*** PROVIDED ENTRIES ***
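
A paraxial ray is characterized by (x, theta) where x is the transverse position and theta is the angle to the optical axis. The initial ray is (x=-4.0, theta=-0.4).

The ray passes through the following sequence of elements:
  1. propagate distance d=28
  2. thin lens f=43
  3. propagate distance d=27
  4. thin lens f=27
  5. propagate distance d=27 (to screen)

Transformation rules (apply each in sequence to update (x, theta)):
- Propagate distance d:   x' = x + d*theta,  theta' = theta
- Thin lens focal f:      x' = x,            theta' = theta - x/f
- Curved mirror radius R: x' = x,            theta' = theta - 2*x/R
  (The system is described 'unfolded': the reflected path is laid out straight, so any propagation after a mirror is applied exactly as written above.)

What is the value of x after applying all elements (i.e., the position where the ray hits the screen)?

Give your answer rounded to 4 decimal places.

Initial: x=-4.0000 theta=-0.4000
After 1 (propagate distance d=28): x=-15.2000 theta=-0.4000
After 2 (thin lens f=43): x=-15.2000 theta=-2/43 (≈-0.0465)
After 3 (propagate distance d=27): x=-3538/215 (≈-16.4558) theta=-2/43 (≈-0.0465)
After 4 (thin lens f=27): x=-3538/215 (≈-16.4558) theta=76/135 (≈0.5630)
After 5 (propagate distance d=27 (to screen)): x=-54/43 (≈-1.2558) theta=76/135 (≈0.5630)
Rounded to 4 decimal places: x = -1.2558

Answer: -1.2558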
*** End of PROVIDED ENTRIES ***
TASK STATEMENT: So that nothing differs from the original, transcribe all of the records above.

ANSWER SECTION:
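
A paraxial ray is characterized by (x, theta) where x is the transverse position and theta is the angle to the optical axis. The initial ray is (x=-4.0, theta=-0.4).

The ray passes through the following sequence of elements:
  1. propagate distance d=28
  2. thin lens f=43
  3. propagate distance d=27
  4. thin lens f=27
  5. propagate distance d=27 (to screen)

Transformation rules (apply each in sequence to update (x, theta)):
- Propagate distance d:   x' = x + d*theta,  theta' = theta
- Thin lens focal f:      x' = x,            theta' = theta - x/f
- Curved mirror radius R: x' = x,            theta' = theta - 2*x/R
  (The system is described 'unfolded': the reflected path is laid out straight, so any propagation after a mirror is applied exactly as written above.)

What is the value of x after applying all elements (i.e., the position where the ray hits the screen)?

Give your answer rounded to 4 decimal places.

Initial: x=-4.0000 theta=-0.4000
After 1 (propagate distance d=28): x=-15.2000 theta=-0.4000
After 2 (thin lens f=43): x=-15.2000 theta=-2/43 (≈-0.0465)
After 3 (propagate distance d=27): x=-3538/215 (≈-16.4558) theta=-2/43 (≈-0.0465)
After 4 (thin lens f=27): x=-3538/215 (≈-16.4558) theta=76/135 (≈0.5630)
After 5 (propagate distance d=27 (to screen)): x=-54/43 (≈-1.2558) theta=76/135 (≈0.5630)
Rounded to 4 decimal places: x = -1.2558

Answer: -1.2558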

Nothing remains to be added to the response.